▸ Work order: Of the lines in the data below, write out exactly those from the one holding "(6) complete a" through the one holding "(9) post a state", both included.

Stored data
----

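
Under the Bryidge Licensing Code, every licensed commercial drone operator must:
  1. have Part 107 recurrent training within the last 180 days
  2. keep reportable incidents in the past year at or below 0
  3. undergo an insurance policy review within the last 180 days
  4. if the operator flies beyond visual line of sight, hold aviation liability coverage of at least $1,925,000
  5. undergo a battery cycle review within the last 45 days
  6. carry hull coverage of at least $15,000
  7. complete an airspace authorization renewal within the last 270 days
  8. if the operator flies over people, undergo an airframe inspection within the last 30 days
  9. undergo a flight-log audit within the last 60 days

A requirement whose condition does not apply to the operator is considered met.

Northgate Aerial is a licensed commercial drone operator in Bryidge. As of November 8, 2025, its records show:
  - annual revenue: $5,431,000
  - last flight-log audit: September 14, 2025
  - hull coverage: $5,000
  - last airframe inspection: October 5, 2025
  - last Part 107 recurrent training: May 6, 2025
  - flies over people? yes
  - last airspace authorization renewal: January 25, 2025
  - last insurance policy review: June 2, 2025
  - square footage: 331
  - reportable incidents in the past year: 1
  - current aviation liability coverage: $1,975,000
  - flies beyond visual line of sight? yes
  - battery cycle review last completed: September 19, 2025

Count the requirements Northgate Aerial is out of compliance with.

1. Part 107 recurrent training 186 days ago vs limit 180 → not met
2. reportable incidents in the past year 1 > 0 → not met
3. insurance policy review 159 days ago vs limit 180 → met
4. condition 'flies beyond visual line of sight' holds; aviation liability coverage $1,975,000 ≥ $1,925,000 → met
5. battery cycle review 50 days ago vs limit 45 → not met
6. hull coverage $5,000 < $15,000 → not met
7. airspace authorization renewal 287 days ago vs limit 270 → not met
8. condition 'flies over people' holds; airframe inspection 34 days ago vs limit 30 → not met
9. flight-log audit 55 days ago vs limit 60 → met
Not met: 6 of 9

6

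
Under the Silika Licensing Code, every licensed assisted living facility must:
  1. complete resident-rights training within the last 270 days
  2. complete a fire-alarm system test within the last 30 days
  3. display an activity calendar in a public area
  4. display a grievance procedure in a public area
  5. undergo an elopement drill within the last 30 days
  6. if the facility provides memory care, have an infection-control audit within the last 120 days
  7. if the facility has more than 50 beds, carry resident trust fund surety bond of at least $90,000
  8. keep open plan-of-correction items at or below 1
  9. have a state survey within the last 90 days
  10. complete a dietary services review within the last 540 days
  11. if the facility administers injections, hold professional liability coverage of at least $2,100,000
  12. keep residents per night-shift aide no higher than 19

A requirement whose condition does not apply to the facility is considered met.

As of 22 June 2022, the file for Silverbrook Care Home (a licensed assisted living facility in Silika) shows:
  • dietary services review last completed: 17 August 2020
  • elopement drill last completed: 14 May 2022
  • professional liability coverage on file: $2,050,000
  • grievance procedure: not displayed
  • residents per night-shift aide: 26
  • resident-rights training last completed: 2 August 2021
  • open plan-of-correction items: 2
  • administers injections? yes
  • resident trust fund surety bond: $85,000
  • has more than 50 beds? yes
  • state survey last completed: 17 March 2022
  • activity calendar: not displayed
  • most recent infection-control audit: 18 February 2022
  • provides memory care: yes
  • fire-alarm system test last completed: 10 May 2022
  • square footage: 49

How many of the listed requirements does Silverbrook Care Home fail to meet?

1. resident-rights training 324 days ago vs limit 270 → not met
2. fire-alarm system test 43 days ago vs limit 30 → not met
3. activity calendar absent → not met
4. grievance procedure absent → not met
5. elopement drill 39 days ago vs limit 30 → not met
6. condition 'provides memory care' holds; infection-control audit 124 days ago vs limit 120 → not met
7. condition 'has more than 50 beds' holds; resident trust fund surety bond $85,000 < $90,000 → not met
8. open plan-of-correction items 2 > 1 → not met
9. state survey 97 days ago vs limit 90 → not met
10. dietary services review 674 days ago vs limit 540 → not met
11. condition 'administers injections' holds; professional liability coverage $2,050,000 < $2,100,000 → not met
12. residents per night-shift aide 26 > 19 → not met
Not met: 12 of 12

12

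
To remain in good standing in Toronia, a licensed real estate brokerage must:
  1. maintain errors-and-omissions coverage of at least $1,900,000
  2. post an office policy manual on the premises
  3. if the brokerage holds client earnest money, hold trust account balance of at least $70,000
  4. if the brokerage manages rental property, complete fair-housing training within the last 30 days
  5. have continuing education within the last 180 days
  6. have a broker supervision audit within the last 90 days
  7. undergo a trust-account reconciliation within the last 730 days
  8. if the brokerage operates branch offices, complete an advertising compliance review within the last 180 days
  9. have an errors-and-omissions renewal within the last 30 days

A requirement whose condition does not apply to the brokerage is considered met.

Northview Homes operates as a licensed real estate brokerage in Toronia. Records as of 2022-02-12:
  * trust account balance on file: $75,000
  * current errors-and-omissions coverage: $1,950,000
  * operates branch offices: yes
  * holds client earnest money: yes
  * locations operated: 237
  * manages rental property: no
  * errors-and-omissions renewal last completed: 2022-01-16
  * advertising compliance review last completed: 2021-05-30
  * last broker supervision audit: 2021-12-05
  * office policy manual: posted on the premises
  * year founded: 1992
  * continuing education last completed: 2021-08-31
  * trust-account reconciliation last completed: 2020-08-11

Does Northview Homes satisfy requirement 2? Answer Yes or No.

Yes

2. office policy manual present → met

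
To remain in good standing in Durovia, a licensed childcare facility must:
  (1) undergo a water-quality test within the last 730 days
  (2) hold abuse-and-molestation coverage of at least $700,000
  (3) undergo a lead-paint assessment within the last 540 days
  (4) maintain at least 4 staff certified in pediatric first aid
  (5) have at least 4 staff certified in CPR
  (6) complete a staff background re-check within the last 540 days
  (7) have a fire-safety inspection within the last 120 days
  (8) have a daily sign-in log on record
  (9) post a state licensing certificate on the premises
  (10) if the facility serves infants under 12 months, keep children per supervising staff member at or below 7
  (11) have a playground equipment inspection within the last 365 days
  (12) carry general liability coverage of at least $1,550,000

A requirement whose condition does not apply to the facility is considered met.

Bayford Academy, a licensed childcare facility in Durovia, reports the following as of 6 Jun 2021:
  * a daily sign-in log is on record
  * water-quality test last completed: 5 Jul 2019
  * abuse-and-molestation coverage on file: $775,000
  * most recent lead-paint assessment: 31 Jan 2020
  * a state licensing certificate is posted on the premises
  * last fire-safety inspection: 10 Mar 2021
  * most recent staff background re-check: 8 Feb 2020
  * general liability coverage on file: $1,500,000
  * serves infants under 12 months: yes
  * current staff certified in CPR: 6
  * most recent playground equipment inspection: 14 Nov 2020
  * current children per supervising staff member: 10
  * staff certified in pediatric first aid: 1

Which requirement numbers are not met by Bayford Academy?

4, 10, 12

1. water-quality test 702 days ago vs limit 730 → met
2. abuse-and-molestation coverage $775,000 ≥ $700,000 → met
3. lead-paint assessment 492 days ago vs limit 540 → met
4. staff certified in pediatric first aid 1 < 4 → not met
5. staff certified in CPR 6 ≥ 4 → met
6. staff background re-check 484 days ago vs limit 540 → met
7. fire-safety inspection 88 days ago vs limit 120 → met
8. daily sign-in log present → met
9. state licensing certificate present → met
10. condition 'serves infants under 12 months' holds; children per supervising staff member 10 > 7 → not met
11. playground equipment inspection 204 days ago vs limit 365 → met
12. general liability coverage $1,500,000 < $1,550,000 → not met
Not met: 4, 10, 12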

----

▸ Task response:
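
  (6) complete a staff background re-check within the last 540 days
  (7) have a fire-safety inspection within the last 120 days
  (8) have a daily sign-in log on record
  (9) post a state licensing certificate on the premises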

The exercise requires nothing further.